● EXERCISE OBJECTIVE: Once the line containing "Let E(r, s)" is located, output it and every line after it through the end of the records, exactly as written and nothing else.
· · ·
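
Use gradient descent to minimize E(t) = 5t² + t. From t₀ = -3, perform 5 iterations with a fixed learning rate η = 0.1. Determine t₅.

-0.1

E′(t) = 10t + 1
Step 1: E′(-3) = -29; t₁ = -3 − 0.1·(-29) = -0.1
Step 2: E′(-0.1) = 0; t₂ = -0.1 − 0.1·0 = -0.1
Step 3: E′(-0.1) = 0; t₃ = -0.1 − 0.1·0 = -0.1
Step 4: E′(-0.1) = 0; t₄ = -0.1 − 0.1·0 = -0.1
Step 5: E′(-0.1) = 0; t₅ = -0.1 − 0.1·0 = -0.1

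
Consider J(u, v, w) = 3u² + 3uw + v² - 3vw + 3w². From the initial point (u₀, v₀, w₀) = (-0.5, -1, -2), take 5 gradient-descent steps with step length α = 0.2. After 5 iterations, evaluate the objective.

5.1494102784

∇J = (6u + 3w, 2v - 3w, 3u - 3v + 6w)
(u₁, v₁, w₁) = (-0.5, -1, -2) − 0.2·(-9, 4, -10.5) = (1.3, -1.8, 0.1)
(u₂, v₂, w₂) = (1.3, -1.8, 0.1) − 0.2·(8.1, -3.9, 9.9) = (-0.32, -1.02, -1.88)
(u₃, v₃, w₃) = (-0.32, -1.02, -1.88) − 0.2·(-7.56, 3.6, -9.18) = (1.192, -1.74, -0.044)
(u₄, v₄, w₄) = (1.192, -1.74, -0.044) − 0.2·(7.02, -3.348, 8.532) = (-0.212, -1.0704, -1.7504)
(u₅, v₅, w₅) = (-0.212, -1.0704, -1.7504) − 0.2·(-6.5232, 3.1104, -7.9272) = (1.09264, -1.69248, -0.16496)
J(1.09264, -1.69248, -0.16496) = 5.1494102784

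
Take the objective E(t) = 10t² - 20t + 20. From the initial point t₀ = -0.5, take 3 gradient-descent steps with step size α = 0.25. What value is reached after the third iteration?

97

E′(t) = 20t - 20
t₁ = -0.5 − 0.25·(-30) = 7
t₂ = 7 − 0.25·120 = -23
t₃ = -23 − 0.25·(-480) = 97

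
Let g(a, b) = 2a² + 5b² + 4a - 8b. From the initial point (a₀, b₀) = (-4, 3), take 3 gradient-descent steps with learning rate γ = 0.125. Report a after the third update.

-1.375

∇g = (4a + 4, 10b - 8)
Step 1: at (-4, 3), ∇g = (-12, 22) → (-4, 3) − 0.125·(-12, 22) = (-2.5, 0.25)
Step 2: at (-2.5, 0.25), ∇g = (-6, -5.5) → (-2.5, 0.25) − 0.125·(-6, -5.5) = (-1.75, 0.9375)
Step 3: at (-1.75, 0.9375), ∇g = (-3, 1.375) → (-1.75, 0.9375) − 0.125·(-3, 1.375) = (-1.375, 0.765625)
a = -1.375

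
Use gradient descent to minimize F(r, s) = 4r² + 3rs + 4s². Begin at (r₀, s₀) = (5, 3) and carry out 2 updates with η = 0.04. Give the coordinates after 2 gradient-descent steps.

∇F = (8r + 3s, 3r + 8s)
(r₁, s₁) = (5, 3) − 0.04·(49, 39) = (3.04, 1.44)
(r₂, s₂) = (3.04, 1.44) − 0.04·(28.64, 20.64) = (1.8944, 0.6144)

(1.8944, 0.6144)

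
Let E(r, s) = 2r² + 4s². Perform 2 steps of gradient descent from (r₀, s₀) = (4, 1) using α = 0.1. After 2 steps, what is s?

∇E = (4r, 8s)
(r₁, s₁) = (4, 1) − 0.1·(16, 8) = (2.4, 0.2)
(r₂, s₂) = (2.4, 0.2) − 0.1·(9.6, 1.6) = (1.44, 0.04)
s = 0.04

0.04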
· · ·
● WRITTEN SOLUTION:
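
Let E(r, s) = 2r² + 4s². Perform 2 steps of gradient descent from (r₀, s₀) = (4, 1) using α = 0.1. After 2 steps, what is s?

∇E = (4r, 8s)
(r₁, s₁) = (4, 1) − 0.1·(16, 8) = (2.4, 0.2)
(r₂, s₂) = (2.4, 0.2) − 0.1·(9.6, 1.6) = (1.44, 0.04)
s = 0.04

0.04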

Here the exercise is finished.